##### Supplied information #####
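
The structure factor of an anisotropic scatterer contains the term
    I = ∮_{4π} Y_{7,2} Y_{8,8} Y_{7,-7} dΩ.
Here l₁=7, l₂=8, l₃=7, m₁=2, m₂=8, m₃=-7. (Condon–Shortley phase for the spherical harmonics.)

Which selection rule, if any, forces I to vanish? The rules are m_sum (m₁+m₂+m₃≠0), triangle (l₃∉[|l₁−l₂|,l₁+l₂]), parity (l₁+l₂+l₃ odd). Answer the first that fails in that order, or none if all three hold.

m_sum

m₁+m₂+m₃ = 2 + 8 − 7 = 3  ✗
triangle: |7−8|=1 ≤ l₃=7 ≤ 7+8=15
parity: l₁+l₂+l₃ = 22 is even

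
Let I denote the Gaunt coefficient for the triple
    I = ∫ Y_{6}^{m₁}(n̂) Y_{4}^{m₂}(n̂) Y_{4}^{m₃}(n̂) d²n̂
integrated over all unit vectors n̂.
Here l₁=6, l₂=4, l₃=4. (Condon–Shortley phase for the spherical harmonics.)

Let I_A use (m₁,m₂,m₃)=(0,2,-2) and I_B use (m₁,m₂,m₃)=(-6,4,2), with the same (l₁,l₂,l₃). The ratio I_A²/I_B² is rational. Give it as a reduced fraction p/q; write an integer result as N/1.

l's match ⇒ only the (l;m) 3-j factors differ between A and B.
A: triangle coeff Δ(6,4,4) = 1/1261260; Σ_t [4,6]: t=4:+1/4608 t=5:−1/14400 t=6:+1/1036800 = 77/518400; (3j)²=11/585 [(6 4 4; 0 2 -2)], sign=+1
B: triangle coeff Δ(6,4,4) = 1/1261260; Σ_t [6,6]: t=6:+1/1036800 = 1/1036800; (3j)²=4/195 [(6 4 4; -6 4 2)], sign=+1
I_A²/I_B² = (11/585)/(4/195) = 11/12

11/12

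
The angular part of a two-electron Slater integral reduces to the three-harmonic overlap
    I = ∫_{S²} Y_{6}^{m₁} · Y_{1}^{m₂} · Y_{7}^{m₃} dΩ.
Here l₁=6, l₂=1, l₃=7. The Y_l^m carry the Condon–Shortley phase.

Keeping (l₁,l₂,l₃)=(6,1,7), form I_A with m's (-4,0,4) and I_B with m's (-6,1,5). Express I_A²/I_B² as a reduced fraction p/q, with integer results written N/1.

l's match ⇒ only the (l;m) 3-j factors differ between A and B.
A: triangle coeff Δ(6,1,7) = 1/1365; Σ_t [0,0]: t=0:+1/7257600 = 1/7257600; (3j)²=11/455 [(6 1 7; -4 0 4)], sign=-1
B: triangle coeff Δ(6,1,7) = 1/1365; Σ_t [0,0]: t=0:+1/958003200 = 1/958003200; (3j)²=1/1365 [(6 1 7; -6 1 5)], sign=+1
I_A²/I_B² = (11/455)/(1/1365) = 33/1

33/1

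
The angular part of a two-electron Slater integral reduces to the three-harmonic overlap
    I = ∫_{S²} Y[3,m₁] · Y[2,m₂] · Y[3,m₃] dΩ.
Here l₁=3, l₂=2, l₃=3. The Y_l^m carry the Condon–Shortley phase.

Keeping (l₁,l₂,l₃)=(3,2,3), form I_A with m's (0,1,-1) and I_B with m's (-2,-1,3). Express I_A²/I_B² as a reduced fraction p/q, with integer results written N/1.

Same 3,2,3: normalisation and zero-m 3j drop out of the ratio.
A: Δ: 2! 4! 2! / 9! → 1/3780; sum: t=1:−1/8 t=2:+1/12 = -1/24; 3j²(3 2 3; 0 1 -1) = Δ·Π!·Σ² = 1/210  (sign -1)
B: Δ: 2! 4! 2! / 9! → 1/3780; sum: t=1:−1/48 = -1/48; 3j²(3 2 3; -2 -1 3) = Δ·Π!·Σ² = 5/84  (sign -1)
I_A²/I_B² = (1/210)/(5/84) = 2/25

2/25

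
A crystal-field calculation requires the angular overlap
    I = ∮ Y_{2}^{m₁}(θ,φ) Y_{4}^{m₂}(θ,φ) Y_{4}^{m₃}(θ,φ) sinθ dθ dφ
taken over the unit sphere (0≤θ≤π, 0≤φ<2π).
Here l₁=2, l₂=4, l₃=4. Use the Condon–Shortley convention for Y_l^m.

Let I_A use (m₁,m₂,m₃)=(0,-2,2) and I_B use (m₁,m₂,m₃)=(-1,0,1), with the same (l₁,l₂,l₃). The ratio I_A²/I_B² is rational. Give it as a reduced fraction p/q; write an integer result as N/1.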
#####
▸ Task objective: Provide an exact copy of all the material.

▸ Response area:
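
The structure factor of an anisotropic scatterer contains the term
    I = ∮_{4π} Y_{7,2} Y_{8,8} Y_{7,-7} dΩ.
Here l₁=7, l₂=8, l₃=7, m₁=2, m₂=8, m₃=-7. (Condon–Shortley phase for the spherical harmonics.)

Which selection rule, if any, forces I to vanish? The rules are m_sum (m₁+m₂+m₃≠0), triangle (l₃∉[|l₁−l₂|,l₁+l₂]), parity (l₁+l₂+l₃ odd). Answer the first that fails in that order, or none if all three hold.

m_sum

m₁+m₂+m₃ = 2 + 8 − 7 = 3  ✗
triangle: |7−8|=1 ≤ l₃=7 ≤ 7+8=15
parity: l₁+l₂+l₃ = 22 is even

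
Let I denote the Gaunt coefficient for the triple
    I = ∫ Y_{6}^{m₁}(n̂) Y_{4}^{m₂}(n̂) Y_{4}^{m₃}(n̂) d²n̂
integrated over all unit vectors n̂.
Here l₁=6, l₂=4, l₃=4. (Condon–Shortley phase for the spherical harmonics.)

Let I_A use (m₁,m₂,m₃)=(0,2,-2) and I_B use (m₁,m₂,m₃)=(-6,4,2), with the same (l₁,l₂,l₃). The ratio I_A²/I_B² is rational. Give it as a reduced fraction p/q; write an integer result as N/1.

l's match ⇒ only the (l;m) 3-j factors differ between A and B.
A: triangle coeff Δ(6,4,4) = 1/1261260; Σ_t [4,6]: t=4:+1/4608 t=5:−1/14400 t=6:+1/1036800 = 77/518400; (3j)²=11/585 [(6 4 4; 0 2 -2)], sign=+1
B: triangle coeff Δ(6,4,4) = 1/1261260; Σ_t [6,6]: t=6:+1/1036800 = 1/1036800; (3j)²=4/195 [(6 4 4; -6 4 2)], sign=+1
I_A²/I_B² = (11/585)/(4/195) = 11/12

11/12

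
The angular part of a two-electron Slater integral reduces to the three-harmonic overlap
    I = ∫_{S²} Y_{6}^{m₁} · Y_{1}^{m₂} · Y_{7}^{m₃} dΩ.
Here l₁=6, l₂=1, l₃=7. The Y_l^m carry the Condon–Shortley phase.

Keeping (l₁,l₂,l₃)=(6,1,7), form I_A with m's (-4,0,4) and I_B with m's (-6,1,5). Express I_A²/I_B² as a reduced fraction p/q, with integer results written N/1.

l's match ⇒ only the (l;m) 3-j factors differ between A and B.
A: triangle coeff Δ(6,1,7) = 1/1365; Σ_t [0,0]: t=0:+1/7257600 = 1/7257600; (3j)²=11/455 [(6 1 7; -4 0 4)], sign=-1
B: triangle coeff Δ(6,1,7) = 1/1365; Σ_t [0,0]: t=0:+1/958003200 = 1/958003200; (3j)²=1/1365 [(6 1 7; -6 1 5)], sign=+1
I_A²/I_B² = (11/455)/(1/1365) = 33/1

33/1

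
The angular part of a two-electron Slater integral reduces to the three-harmonic overlap
    I = ∫_{S²} Y[3,m₁] · Y[2,m₂] · Y[3,m₃] dΩ.
Here l₁=3, l₂=2, l₃=3. The Y_l^m carry the Condon–Shortley phase.

Keeping (l₁,l₂,l₃)=(3,2,3), form I_A with m's (0,1,-1) and I_B with m's (-2,-1,3). Express I_A²/I_B² as a reduced fraction p/q, with integer results written N/1.

Same 3,2,3: normalisation and zero-m 3j drop out of the ratio.
A: Δ: 2! 4! 2! / 9! → 1/3780; sum: t=1:−1/8 t=2:+1/12 = -1/24; 3j²(3 2 3; 0 1 -1) = Δ·Π!·Σ² = 1/210  (sign -1)
B: Δ: 2! 4! 2! / 9! → 1/3780; sum: t=1:−1/48 = -1/48; 3j²(3 2 3; -2 -1 3) = Δ·Π!·Σ² = 5/84  (sign -1)
I_A²/I_B² = (1/210)/(5/84) = 2/25

2/25

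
A crystal-field calculation requires the angular overlap
    I = ∮ Y_{2}^{m₁}(θ,φ) Y_{4}^{m₂}(θ,φ) Y_{4}^{m₃}(θ,φ) sinθ dθ dφ
taken over the unit sphere (0≤θ≤π, 0≤φ<2π).
Here l₁=2, l₂=4, l₃=4. Use the Condon–Shortley convention for Y_l^m.

Let I_A use (m₁,m₂,m₃)=(0,-2,2) and I_B use (m₁,m₂,m₃)=(-1,0,1), with the same (l₁,l₂,l₃). The ratio I_A²/I_B² is rational. Give it as a reduced fraction p/q; write an integer result as N/1.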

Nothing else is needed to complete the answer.